Identify, in the records below, every line where the string "memory" appears, and copy each such line.

--- Extracted entries Enclosed Below ---

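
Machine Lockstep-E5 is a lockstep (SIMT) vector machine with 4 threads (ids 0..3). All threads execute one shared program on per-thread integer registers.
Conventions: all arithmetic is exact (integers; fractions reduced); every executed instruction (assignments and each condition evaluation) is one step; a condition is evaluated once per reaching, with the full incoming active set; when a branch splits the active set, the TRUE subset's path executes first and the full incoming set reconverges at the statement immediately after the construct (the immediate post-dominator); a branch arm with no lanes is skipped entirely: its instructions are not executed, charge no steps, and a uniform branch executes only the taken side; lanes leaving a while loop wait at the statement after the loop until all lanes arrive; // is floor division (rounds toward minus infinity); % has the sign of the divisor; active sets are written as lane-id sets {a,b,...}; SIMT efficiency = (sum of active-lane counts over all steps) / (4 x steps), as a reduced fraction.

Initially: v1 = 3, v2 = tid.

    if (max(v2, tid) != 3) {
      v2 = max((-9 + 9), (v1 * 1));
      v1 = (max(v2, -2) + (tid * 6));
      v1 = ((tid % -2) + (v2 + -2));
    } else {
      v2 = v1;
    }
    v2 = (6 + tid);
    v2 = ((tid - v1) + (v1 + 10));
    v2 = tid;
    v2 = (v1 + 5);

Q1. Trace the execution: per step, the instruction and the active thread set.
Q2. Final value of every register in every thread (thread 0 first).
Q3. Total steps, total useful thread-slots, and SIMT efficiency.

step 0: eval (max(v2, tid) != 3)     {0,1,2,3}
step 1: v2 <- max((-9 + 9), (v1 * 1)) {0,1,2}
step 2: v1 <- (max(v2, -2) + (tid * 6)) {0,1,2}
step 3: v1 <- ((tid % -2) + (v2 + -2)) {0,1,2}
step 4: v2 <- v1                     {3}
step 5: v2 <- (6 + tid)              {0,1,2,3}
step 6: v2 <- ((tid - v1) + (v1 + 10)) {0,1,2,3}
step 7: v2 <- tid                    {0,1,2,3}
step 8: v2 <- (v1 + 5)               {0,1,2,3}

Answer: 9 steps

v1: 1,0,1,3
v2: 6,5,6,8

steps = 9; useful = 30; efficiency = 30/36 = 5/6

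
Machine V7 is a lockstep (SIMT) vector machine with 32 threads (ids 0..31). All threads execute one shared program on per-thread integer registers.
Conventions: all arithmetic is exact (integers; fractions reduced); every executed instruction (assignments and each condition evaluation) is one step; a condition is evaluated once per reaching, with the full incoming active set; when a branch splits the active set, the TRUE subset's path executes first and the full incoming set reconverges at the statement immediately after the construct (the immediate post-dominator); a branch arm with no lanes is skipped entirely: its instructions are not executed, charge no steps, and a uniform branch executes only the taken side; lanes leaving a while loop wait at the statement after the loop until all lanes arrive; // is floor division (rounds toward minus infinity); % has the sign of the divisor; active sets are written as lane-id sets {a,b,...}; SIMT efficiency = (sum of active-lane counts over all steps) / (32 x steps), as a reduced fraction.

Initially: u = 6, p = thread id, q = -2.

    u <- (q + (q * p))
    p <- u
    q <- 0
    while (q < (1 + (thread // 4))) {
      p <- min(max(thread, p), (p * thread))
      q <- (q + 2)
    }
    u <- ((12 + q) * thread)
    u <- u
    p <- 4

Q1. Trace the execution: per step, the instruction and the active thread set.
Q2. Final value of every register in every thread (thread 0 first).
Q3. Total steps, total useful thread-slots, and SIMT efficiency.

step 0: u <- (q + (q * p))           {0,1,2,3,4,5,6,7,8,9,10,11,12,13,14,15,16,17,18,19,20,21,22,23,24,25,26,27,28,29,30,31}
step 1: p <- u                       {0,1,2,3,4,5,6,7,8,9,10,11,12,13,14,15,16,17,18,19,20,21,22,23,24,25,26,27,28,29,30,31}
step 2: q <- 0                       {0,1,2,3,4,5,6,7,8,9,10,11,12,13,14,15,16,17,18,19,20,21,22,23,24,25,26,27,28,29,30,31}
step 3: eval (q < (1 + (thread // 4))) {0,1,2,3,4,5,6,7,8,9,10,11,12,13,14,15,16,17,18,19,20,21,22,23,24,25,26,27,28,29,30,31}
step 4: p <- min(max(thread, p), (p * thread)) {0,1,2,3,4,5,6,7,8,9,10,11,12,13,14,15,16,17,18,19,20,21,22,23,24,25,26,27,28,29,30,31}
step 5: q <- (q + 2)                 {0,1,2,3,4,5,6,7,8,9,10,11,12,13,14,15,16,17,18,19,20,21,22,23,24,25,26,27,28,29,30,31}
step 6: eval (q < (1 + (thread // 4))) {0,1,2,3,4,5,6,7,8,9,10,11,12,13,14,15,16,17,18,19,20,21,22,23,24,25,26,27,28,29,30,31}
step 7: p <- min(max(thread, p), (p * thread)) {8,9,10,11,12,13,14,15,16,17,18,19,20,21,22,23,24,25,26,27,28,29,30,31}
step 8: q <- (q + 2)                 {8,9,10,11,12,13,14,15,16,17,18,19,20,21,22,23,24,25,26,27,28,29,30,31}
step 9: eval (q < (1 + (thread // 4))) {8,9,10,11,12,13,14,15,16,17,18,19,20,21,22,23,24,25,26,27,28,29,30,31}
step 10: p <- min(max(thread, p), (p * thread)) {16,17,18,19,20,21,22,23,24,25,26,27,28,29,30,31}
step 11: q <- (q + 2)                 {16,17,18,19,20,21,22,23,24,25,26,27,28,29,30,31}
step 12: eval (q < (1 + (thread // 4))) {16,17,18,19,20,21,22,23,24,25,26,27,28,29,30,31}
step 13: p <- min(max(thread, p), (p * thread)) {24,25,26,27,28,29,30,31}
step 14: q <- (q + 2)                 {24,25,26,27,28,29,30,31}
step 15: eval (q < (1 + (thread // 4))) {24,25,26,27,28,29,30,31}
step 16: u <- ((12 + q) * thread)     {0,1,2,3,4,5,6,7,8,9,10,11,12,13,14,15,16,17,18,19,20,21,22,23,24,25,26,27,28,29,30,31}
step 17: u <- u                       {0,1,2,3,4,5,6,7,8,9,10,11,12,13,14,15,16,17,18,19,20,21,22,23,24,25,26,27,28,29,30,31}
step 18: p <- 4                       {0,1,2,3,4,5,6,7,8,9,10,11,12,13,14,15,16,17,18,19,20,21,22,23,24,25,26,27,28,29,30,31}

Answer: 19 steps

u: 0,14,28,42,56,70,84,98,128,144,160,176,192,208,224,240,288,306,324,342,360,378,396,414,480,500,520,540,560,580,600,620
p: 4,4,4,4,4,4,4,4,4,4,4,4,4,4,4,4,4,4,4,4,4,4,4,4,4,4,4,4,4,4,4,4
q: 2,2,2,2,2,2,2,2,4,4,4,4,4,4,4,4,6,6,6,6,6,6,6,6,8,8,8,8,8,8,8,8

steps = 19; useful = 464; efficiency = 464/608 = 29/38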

--- End of Enclosed Extracted entries ---
--- Extracted entries Enclosed Below ---

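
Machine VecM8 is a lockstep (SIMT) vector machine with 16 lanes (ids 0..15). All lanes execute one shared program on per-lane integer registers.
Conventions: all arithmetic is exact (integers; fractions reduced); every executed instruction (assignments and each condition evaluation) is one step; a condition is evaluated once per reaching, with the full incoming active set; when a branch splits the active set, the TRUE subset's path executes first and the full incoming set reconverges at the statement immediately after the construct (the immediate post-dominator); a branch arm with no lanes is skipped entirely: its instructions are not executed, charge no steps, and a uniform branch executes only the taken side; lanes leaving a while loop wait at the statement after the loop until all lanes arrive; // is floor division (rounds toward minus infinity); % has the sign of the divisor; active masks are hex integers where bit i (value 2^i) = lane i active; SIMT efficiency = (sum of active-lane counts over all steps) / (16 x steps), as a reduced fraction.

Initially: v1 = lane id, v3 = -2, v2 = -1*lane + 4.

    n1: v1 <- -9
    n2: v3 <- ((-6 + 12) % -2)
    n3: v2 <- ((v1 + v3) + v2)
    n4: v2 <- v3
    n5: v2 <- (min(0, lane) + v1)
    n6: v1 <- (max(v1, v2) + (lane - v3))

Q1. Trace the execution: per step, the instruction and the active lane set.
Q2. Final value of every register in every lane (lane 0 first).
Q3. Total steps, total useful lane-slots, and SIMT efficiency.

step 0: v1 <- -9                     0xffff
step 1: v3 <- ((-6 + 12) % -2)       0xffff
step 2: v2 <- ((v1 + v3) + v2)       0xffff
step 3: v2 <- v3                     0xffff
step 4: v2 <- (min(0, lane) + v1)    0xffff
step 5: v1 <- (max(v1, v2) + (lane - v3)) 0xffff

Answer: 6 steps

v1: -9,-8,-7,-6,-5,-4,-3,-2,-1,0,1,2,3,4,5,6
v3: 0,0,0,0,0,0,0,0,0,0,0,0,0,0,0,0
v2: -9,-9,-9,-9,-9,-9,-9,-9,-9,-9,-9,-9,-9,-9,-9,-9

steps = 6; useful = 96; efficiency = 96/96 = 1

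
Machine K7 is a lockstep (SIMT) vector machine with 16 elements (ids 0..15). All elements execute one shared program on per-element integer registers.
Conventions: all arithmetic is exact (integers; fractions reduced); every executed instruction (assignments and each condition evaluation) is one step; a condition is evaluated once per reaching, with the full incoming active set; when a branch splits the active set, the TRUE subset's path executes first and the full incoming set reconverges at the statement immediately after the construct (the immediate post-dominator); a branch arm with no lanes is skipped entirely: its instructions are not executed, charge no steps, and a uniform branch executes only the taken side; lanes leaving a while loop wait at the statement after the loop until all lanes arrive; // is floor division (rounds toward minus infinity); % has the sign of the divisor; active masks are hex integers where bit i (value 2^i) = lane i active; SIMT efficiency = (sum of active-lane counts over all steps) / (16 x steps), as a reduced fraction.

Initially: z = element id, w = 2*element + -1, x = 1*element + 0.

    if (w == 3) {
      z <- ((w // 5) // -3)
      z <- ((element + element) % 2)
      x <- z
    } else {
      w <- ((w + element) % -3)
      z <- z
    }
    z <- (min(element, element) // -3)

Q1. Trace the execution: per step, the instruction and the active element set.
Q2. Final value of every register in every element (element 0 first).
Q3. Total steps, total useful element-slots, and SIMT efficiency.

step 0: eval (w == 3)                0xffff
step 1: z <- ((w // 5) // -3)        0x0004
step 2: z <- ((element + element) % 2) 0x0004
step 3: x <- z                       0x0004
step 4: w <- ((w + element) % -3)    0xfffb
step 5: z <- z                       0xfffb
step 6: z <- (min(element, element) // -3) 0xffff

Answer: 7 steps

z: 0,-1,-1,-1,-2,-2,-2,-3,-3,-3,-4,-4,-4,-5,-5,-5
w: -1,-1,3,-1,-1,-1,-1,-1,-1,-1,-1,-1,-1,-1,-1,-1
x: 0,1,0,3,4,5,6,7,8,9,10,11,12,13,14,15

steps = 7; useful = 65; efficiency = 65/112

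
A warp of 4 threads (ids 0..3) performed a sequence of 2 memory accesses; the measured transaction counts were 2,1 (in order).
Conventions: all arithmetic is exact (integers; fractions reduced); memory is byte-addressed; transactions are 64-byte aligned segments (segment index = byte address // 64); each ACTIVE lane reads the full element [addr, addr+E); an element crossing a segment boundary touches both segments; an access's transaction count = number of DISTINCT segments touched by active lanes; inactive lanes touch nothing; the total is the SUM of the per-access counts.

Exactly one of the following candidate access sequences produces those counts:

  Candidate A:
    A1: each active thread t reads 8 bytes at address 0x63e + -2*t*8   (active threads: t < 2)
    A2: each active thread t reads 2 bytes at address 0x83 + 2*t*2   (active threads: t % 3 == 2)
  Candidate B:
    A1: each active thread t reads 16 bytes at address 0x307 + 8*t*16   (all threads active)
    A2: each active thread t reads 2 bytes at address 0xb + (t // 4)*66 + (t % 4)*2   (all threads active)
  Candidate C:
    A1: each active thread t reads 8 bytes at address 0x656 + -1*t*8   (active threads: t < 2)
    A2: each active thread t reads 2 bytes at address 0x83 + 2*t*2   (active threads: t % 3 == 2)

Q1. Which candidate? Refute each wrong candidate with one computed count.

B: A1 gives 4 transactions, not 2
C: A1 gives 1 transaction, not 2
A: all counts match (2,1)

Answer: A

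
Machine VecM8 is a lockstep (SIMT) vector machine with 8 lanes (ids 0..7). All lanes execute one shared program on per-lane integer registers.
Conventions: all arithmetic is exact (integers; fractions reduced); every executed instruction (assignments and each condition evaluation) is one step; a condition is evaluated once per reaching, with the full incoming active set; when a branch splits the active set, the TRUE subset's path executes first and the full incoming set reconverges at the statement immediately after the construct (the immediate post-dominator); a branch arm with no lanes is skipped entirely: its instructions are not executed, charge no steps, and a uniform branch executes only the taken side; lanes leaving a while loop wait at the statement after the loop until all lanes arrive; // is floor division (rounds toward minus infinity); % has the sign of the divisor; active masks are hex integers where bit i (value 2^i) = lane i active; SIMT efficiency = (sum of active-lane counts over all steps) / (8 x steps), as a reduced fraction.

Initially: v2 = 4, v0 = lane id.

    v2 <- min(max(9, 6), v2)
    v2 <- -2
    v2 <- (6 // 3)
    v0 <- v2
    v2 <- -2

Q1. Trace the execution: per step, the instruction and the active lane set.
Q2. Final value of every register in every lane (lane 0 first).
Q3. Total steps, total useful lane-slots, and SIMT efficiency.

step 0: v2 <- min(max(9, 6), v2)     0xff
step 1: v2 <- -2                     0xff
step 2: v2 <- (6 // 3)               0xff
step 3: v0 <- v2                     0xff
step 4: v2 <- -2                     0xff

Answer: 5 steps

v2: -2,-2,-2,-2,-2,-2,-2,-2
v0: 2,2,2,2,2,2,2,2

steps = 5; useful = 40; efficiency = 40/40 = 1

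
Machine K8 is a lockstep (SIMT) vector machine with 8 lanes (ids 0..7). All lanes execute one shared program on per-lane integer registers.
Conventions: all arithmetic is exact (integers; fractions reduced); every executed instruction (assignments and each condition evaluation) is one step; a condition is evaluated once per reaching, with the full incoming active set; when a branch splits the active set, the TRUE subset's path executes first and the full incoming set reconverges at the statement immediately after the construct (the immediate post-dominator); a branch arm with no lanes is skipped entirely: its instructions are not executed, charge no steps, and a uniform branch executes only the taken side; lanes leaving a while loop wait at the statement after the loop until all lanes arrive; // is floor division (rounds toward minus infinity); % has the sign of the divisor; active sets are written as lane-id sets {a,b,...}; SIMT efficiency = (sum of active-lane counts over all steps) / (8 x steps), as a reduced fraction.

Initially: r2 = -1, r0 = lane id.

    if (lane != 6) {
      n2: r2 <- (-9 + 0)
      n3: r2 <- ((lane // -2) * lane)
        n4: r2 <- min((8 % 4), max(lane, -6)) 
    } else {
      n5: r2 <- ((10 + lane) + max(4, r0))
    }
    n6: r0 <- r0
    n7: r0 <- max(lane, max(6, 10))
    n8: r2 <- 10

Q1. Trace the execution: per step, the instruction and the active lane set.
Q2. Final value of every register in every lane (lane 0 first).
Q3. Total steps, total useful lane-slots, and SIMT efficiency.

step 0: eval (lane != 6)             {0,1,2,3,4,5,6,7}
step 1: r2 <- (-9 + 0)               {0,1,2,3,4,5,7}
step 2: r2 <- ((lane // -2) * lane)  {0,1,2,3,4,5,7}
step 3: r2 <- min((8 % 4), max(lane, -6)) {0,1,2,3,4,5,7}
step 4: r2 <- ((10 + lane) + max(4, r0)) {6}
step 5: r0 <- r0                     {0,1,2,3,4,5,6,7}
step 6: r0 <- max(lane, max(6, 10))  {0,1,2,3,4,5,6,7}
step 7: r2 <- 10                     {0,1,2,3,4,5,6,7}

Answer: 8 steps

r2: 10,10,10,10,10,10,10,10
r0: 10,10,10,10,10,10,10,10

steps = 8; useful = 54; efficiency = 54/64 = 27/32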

--- End of Enclosed Extracted entries ---

• _Your response_
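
A warp of 4 threads (ids 0..3) performed a sequence of 2 memory accesses; the measured transaction counts were 2,1 (in order).
Conventions: all arithmetic is exact (integers; fractions reduced); memory is byte-addressed; transactions are 64-byte aligned segments (segment index = byte address // 64); each ACTIVE lane reads the full element [addr, addr+E); an element crossing a segment boundary touches both segments; an access's transaction count = number of DISTINCT segments touched by active lanes; inactive lanes touch nothing; the total is the SUM of the per-access counts.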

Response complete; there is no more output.